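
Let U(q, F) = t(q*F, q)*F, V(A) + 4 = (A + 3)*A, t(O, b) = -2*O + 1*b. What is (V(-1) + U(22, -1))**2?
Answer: 5184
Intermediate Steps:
t(O, b) = b - 2*O (t(O, b) = -2*O + b = b - 2*O)
V(A) = -4 + A*(3 + A) (V(A) = -4 + (A + 3)*A = -4 + (3 + A)*A = -4 + A*(3 + A))
U(q, F) = F*(q - 2*F*q) (U(q, F) = (q - 2*q*F)*F = (q - 2*F*q)*F = F*(q - 2*F*q))
(V(-1) + U(22, -1))**2 = ((-4 + (-1)**2 + 3*(-1)) - 1*22*(1 - 2*(-1)))**2 = ((-4 + 1 - 3) - 1*22*(1 + 2))**2 = (-6 - 1*22*3)**2 = (-6 - 66)**2 = (-72)**2 = 5184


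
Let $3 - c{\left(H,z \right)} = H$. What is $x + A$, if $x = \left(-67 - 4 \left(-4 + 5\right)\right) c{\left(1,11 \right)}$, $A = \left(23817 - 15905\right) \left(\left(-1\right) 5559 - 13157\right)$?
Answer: $-148081134$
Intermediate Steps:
$c{\left(H,z \right)} = 3 - H$
$A = -148080992$ ($A = 7912 \left(-5559 - 13157\right) = 7912 \left(-18716\right) = -148080992$)
$x = -142$ ($x = \left(-67 - 4 \left(-4 + 5\right)\right) \left(3 - 1\right) = \left(-67 - 4\right) \left(3 - 1\right) = \left(-67 - 4\right) 2 = \left(-71\right) 2 = -142$)
$x + A = -142 - 148080992 = -148081134$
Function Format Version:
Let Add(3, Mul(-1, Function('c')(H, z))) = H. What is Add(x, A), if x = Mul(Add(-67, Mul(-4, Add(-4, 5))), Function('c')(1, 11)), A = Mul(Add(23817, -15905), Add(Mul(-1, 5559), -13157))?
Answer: -148081134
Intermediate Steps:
Function('c')(H, z) = Add(3, Mul(-1, H))
A = -148080992 (A = Mul(7912, Add(-5559, -13157)) = Mul(7912, -18716) = -148080992)
x = -142 (x = Mul(Add(-67, Mul(-4, Add(-4, 5))), Add(3, Mul(-1, 1))) = Mul(Add(-67, Mul(-4, 1)), Add(3, -1)) = Mul(Add(-67, -4), 2) = Mul(-71, 2) = -142)
Add(x, A) = Add(-142, -148080992) = -148081134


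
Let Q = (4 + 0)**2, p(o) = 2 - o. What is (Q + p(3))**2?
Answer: 225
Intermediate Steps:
Q = 16 (Q = 4**2 = 16)
(Q + p(3))**2 = (16 + (2 - 1*3))**2 = (16 + (2 - 3))**2 = (16 - 1)**2 = 15**2 = 225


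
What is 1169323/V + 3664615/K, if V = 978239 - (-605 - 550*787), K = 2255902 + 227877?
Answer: 8077654919427/3506335911626 ≈ 2.3037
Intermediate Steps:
K = 2483779
V = 1411694 (V = 978239 - (-605 - 432850) = 978239 - 1*(-433455) = 978239 + 433455 = 1411694)
1169323/V + 3664615/K = 1169323/1411694 + 3664615/2483779 = 8077654919427/3506335911626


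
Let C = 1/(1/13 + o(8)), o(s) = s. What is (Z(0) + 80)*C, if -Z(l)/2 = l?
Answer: 208/21 ≈ 9.9048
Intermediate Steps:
Z(l) = -2*l
C = 13/105 (C = 1/(1/13 + 8) = 1/(105/13) = 13/105 ≈ 0.12381)
(Z(0) + 80)*C = (-2*0 + 80)*(13/105) = (0 + 80)*(13/105) = 80*(13/105) = 208/21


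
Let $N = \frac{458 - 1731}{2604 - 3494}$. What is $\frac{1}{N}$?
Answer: $\frac{890}{1273} \approx 0.69914$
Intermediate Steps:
$N = \frac{1273}{890}$ ($N = - \frac{1273}{-890} = \left(-1273\right) \left(- \frac{1}{890}\right) = \frac{1273}{890} \approx 1.4303$)
$\frac{1}{N} = \frac{1}{\frac{1273}{890}} = \frac{890}{1273}$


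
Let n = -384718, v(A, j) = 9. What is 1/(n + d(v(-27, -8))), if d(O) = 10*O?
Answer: -1/384628 ≈ -2.5999e-6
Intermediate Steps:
1/(n + d(v(-27, -8))) = 1/(-384718 + 10*9) = 1/(-384718 + 90) = 1/(-384628) = -1/384628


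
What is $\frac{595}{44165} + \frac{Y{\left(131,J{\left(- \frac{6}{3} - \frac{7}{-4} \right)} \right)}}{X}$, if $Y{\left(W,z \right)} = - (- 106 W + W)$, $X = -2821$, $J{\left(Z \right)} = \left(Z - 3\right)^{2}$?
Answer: $- \frac{17308888}{3559699} \approx -4.8625$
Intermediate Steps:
$J{\left(Z \right)} = \left(-3 + Z\right)^{2}$
$Y{\left(W,z \right)} = 105 W$ ($Y{\left(W,z \right)} = - \left(-105\right) W = 105 W$)
$\frac{595}{44165} + \frac{Y{\left(131,J{\left(- \frac{6}{3} - \frac{7}{-4} \right)} \right)}}{X} = \frac{595}{44165} + \frac{105 \cdot 131}{-2821} = 595 \cdot \frac{1}{44165} + 13755 \left(- \frac{1}{2821}\right) = \frac{119}{8833} - \frac{1965}{403} = - \frac{17308888}{3559699}$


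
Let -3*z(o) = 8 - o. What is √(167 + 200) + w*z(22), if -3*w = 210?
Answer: -980/3 + √367 ≈ -307.51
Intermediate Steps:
w = -70 (w = -⅓*210 = -70)
z(o) = -8/3 + o/3 (z(o) = -(8 - o)/3 = -8/3 + o/3)
√(167 + 200) + w*z(22) = √(167 + 200) - 70*(-8/3 + (⅓)*22) = √367 - 70*(-8/3 + 22/3) = √367 - 70*14/3 = √367 - 980/3 = -980/3 + √367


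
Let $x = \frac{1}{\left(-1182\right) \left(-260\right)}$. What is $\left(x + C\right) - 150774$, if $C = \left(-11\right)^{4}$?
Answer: $- \frac{41836393559}{307320} \approx -1.3613 \cdot 10^{5}$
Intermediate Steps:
$x = \frac{1}{307320} \approx 3.2539 \cdot 10^{-6}$
$C = 14641$
$\left(x + C\right) - 150774 = \left(\frac{1}{307320} + 14641\right) - 150774 = \frac{4499472121}{307320} - 150774 = - \frac{41836393559}{307320}$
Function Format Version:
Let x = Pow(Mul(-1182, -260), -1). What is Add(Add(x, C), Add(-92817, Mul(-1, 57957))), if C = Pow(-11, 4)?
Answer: Rational(-41836393559, 307320) ≈ -1.3613e+5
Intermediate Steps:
x = Rational(1, 307320) (x = Pow(307320, -1) = Rational(1, 307320) ≈ 3.2539e-6)
C = 14641
Add(Add(x, C), Add(-92817, Mul(-1, 57957))) = Add(Add(Rational(1, 307320), 14641), Add(-92817, Mul(-1, 57957))) = Add(Rational(4499472121, 307320), Add(-92817, -57957)) = Add(Rational(4499472121, 307320), -150774) = Rational(-41836393559, 307320)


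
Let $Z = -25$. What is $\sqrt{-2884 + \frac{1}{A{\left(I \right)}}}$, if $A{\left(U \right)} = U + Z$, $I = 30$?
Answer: $\frac{i \sqrt{72095}}{5} \approx 53.701 i$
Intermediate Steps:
$A{\left(U \right)} = -25 + U$ ($A{\left(U \right)} = U - 25 = -25 + U$)
$\sqrt{-2884 + \frac{1}{A{\left(I \right)}}} = \sqrt{-2884 + \frac{1}{-25 + 30}} = \sqrt{-2884 + \frac{1}{5}} = \sqrt{- \frac{14419}{5}} = \frac{i \sqrt{72095}}{5}$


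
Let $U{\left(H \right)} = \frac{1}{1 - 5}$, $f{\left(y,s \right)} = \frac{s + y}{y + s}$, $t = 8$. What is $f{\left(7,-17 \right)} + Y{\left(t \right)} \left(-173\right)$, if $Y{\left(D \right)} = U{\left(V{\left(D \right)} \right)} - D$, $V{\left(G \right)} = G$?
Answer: $\frac{5713}{4} \approx 1428.3$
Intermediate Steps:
$f{\left(y,s \right)} = 1$ ($f{\left(y,s \right)} = \frac{s + y}{s + y} = 1$)
$U{\left(H \right)} = - \frac{1}{4}$ ($U{\left(H \right)} = \frac{1}{-4} = - \frac{1}{4}$)
$Y{\left(D \right)} = - \frac{1}{4} - D$
$f{\left(7,-17 \right)} + Y{\left(t \right)} \left(-173\right) = 1 + \left(- \frac{1}{4} - 8\right) \left(-173\right) = 1 - - \frac{5709}{4} = 1 + \frac{5709}{4} = \frac{5713}{4}$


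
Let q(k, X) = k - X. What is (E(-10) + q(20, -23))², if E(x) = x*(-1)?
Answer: 2809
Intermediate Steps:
E(x) = -x
(E(-10) + q(20, -23))² = (-1*(-10) + (20 - 1*(-23)))² = (10 + (20 + 23))² = (10 + 43)² = 53² = 2809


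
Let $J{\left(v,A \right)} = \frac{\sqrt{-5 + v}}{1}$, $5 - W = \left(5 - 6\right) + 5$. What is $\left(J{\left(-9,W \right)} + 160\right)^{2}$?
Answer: $\left(160 + i \sqrt{14}\right)^{2} \approx 25586.0 + 1197.3 i$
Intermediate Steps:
$W = 1$ ($W = 5 - \left(\left(5 - 6\right) + 5\right) = 5 - \left(-1 + 5\right) = 5 - 4 = 1$)
$J{\left(v,A \right)} = \sqrt{-5 + v}$ ($J{\left(v,A \right)} = 1 \sqrt{-5 + v} = \sqrt{-5 + v}$)
$\left(J{\left(-9,W \right)} + 160\right)^{2} = \left(\sqrt{-5 - 9} + 160\right)^{2} = \left(\sqrt{-14} + 160\right)^{2} = \left(i \sqrt{14} + 160\right)^{2} = \left(160 + i \sqrt{14}\right)^{2}$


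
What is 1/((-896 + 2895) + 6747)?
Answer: 1/8746 ≈ 0.00011434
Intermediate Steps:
1/((-896 + 2895) + 6747) = 1/(1999 + 6747) = 1/8746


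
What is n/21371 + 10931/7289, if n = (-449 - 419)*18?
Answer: 17103295/22253317 ≈ 0.76857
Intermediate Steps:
n = -15624 (n = -868*18 = -15624)
n/21371 + 10931/7289 = -15624/21371 + 10931/7289 = -15624*1/21371 + 10931*(1/7289) = -2232/3053 + 10931/7289 = 17103295/22253317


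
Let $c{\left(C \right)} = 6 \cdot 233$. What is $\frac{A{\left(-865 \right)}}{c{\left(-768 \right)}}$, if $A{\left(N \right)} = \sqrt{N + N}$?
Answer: $\frac{i \sqrt{1730}}{1398} \approx 0.029752 i$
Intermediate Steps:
$c{\left(C \right)} = 1398$
$A{\left(N \right)} = \sqrt{2} \sqrt{N}$ ($A{\left(N \right)} = \sqrt{2 N} = \sqrt{2} \sqrt{N}$)
$\frac{A{\left(-865 \right)}}{c{\left(-768 \right)}} = \frac{\sqrt{2} \sqrt{-865}}{1398} = \sqrt{2} i \sqrt{865} \cdot \frac{1}{1398} = i \sqrt{1730} \cdot \frac{1}{1398} = \frac{i \sqrt{1730}}{1398}$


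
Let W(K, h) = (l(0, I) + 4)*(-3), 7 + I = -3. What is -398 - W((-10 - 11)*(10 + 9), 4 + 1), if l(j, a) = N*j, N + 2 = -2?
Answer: -386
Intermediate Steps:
I = -10 (I = -7 - 3 = -10)
N = -4 (N = -2 - 2 = -4)
l(j, a) = -4*j
W(K, h) = -12 (W(K, h) = (-4*0 + 4)*(-3) = (0 + 4)*(-3) = 4*(-3) = -12)
-398 - W((-10 - 11)*(10 + 9), 4 + 1) = -398 - 1*(-12) = -398 + 12 = -386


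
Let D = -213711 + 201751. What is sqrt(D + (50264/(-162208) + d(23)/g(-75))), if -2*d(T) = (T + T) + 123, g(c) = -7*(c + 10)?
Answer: I*sqrt(1505878170322085)/354830 ≈ 109.36*I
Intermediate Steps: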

────

**WORK REQUEST**: Your task is to write out the lines from the one with "What is n/21371" through the end of the records, exactly and with nothing added.

**ANSWER TO THIS TASK**:
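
What is n/21371 + 10931/7289, if n = (-449 - 419)*18?
Answer: 17103295/22253317 ≈ 0.76857
Intermediate Steps:
n = -15624 (n = -868*18 = -15624)
n/21371 + 10931/7289 = -15624/21371 + 10931/7289 = -15624*1/21371 + 10931*(1/7289) = -2232/3053 + 10931/7289 = 17103295/22253317


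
Let $c{\left(C \right)} = 6 \cdot 233$. What is $\frac{A{\left(-865 \right)}}{c{\left(-768 \right)}}$, if $A{\left(N \right)} = \sqrt{N + N}$?
Answer: $\frac{i \sqrt{1730}}{1398} \approx 0.029752 i$
Intermediate Steps:
$c{\left(C \right)} = 1398$
$A{\left(N \right)} = \sqrt{2} \sqrt{N}$ ($A{\left(N \right)} = \sqrt{2 N} = \sqrt{2} \sqrt{N}$)
$\frac{A{\left(-865 \right)}}{c{\left(-768 \right)}} = \frac{\sqrt{2} \sqrt{-865}}{1398} = \sqrt{2} i \sqrt{865} \cdot \frac{1}{1398} = i \sqrt{1730} \cdot \frac{1}{1398} = \frac{i \sqrt{1730}}{1398}$


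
Let W(K, h) = (l(0, I) + 4)*(-3), 7 + I = -3. What is -398 - W((-10 - 11)*(10 + 9), 4 + 1), if l(j, a) = N*j, N + 2 = -2?
Answer: -386
Intermediate Steps:
I = -10 (I = -7 - 3 = -10)
N = -4 (N = -2 - 2 = -4)
l(j, a) = -4*j
W(K, h) = -12 (W(K, h) = (-4*0 + 4)*(-3) = (0 + 4)*(-3) = 4*(-3) = -12)
-398 - W((-10 - 11)*(10 + 9), 4 + 1) = -398 - 1*(-12) = -398 + 12 = -386


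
Let D = -213711 + 201751. What is sqrt(D + (50264/(-162208) + d(23)/g(-75))), if -2*d(T) = (T + T) + 123, g(c) = -7*(c + 10)?
Answer: I*sqrt(1505878170322085)/354830 ≈ 109.36*I
Intermediate Steps: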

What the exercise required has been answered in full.